Exercise prompt:
Beginning with the first line, please repeat the entries exactly and end on the line that contains "pair(e, 0))) → e".

Dataset excerpts:
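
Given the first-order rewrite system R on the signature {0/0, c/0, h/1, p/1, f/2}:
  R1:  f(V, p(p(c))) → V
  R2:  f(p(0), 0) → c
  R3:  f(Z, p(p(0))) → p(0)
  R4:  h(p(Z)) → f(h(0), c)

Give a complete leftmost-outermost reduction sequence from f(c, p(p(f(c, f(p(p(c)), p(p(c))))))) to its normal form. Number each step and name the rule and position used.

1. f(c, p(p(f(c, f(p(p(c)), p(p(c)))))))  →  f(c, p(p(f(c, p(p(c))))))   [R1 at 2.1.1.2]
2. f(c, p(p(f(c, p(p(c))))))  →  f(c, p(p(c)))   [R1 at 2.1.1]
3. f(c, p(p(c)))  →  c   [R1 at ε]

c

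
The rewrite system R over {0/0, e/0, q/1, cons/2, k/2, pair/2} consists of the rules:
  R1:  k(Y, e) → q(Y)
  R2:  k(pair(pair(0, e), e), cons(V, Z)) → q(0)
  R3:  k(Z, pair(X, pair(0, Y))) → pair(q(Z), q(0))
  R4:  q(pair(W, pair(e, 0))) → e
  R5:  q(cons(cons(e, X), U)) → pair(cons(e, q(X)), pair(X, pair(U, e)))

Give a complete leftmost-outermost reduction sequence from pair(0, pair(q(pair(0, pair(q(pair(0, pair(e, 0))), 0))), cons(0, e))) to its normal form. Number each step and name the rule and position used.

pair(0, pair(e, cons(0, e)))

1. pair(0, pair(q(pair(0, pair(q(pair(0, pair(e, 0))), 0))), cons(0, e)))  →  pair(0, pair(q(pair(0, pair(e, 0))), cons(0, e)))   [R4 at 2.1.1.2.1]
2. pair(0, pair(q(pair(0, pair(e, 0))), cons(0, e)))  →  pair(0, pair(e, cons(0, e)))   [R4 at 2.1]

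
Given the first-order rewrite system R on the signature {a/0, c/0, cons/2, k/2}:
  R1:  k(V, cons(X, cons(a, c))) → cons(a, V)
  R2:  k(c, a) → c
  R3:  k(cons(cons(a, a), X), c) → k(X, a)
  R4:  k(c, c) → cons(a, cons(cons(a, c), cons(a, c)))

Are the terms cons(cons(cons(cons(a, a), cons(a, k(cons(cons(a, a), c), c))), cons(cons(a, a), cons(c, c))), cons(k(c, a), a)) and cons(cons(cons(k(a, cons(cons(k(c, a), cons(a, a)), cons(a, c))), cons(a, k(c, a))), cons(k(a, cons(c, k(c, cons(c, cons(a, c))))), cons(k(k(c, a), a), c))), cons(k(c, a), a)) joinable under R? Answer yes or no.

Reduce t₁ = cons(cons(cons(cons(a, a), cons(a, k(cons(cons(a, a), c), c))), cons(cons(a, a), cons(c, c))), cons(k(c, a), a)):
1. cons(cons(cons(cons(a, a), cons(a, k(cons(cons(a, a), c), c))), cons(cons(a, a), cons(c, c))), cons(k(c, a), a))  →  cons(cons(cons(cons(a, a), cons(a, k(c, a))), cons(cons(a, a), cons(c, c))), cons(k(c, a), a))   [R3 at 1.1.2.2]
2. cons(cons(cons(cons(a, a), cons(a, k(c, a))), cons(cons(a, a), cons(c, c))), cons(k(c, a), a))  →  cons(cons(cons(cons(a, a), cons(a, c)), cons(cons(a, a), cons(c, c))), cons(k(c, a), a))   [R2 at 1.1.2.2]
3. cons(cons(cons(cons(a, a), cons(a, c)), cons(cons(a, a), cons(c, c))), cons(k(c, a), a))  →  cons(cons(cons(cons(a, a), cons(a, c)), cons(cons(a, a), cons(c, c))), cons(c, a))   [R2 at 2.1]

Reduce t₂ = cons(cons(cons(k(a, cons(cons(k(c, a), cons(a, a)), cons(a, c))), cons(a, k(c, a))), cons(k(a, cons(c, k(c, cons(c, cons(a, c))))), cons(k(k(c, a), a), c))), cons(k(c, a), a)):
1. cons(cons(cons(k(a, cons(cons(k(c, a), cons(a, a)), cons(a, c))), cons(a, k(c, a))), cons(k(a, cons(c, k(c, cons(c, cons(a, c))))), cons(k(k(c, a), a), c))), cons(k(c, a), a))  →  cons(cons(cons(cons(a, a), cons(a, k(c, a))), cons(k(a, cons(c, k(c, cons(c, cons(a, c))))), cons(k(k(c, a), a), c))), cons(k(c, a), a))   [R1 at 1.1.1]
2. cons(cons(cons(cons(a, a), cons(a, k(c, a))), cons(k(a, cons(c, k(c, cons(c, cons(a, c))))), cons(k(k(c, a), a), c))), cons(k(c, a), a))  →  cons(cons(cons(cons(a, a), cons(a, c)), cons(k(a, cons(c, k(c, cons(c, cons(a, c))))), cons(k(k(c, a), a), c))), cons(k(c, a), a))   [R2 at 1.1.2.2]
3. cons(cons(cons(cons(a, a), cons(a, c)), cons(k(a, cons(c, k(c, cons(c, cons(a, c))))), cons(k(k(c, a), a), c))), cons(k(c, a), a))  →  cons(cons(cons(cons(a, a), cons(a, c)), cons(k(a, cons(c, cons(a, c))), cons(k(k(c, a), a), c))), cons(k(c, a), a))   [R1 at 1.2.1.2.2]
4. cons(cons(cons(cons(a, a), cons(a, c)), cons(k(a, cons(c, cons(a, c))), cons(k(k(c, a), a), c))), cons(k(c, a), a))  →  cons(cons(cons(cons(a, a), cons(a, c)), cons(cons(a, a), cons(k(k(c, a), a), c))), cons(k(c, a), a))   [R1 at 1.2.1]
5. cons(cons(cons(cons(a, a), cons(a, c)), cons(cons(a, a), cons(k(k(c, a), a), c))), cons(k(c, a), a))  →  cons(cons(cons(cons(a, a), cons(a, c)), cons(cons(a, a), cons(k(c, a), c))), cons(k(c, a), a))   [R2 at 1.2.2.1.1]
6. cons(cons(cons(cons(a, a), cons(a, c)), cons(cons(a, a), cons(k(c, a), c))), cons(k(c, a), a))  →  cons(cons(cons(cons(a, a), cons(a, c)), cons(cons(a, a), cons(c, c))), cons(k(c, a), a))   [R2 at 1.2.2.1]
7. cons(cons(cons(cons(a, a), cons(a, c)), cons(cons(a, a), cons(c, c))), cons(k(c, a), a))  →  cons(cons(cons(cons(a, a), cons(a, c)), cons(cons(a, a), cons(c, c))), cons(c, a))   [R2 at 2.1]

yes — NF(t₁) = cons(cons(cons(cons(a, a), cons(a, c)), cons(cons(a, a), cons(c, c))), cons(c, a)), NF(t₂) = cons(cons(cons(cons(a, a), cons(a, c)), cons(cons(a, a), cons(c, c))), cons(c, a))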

Worked solution:
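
Given the first-order rewrite system R on the signature {0/0, c/0, h/1, p/1, f/2}:
  R1:  f(V, p(p(c))) → V
  R2:  f(p(0), 0) → c
  R3:  f(Z, p(p(0))) → p(0)
  R4:  h(p(Z)) → f(h(0), c)

Give a complete leftmost-outermost reduction sequence from f(c, p(p(f(c, f(p(p(c)), p(p(c))))))) to its normal form. Number each step and name the rule and position used.

1. f(c, p(p(f(c, f(p(p(c)), p(p(c)))))))  →  f(c, p(p(f(c, p(p(c))))))   [R1 at 2.1.1.2]
2. f(c, p(p(f(c, p(p(c))))))  →  f(c, p(p(c)))   [R1 at 2.1.1]
3. f(c, p(p(c)))  →  c   [R1 at ε]

c

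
The rewrite system R over {0/0, e/0, q/1, cons/2, k/2, pair/2} consists of the rules:
  R1:  k(Y, e) → q(Y)
  R2:  k(pair(pair(0, e), e), cons(V, Z)) → q(0)
  R3:  k(Z, pair(X, pair(0, Y))) → pair(q(Z), q(0))
  R4:  q(pair(W, pair(e, 0))) → e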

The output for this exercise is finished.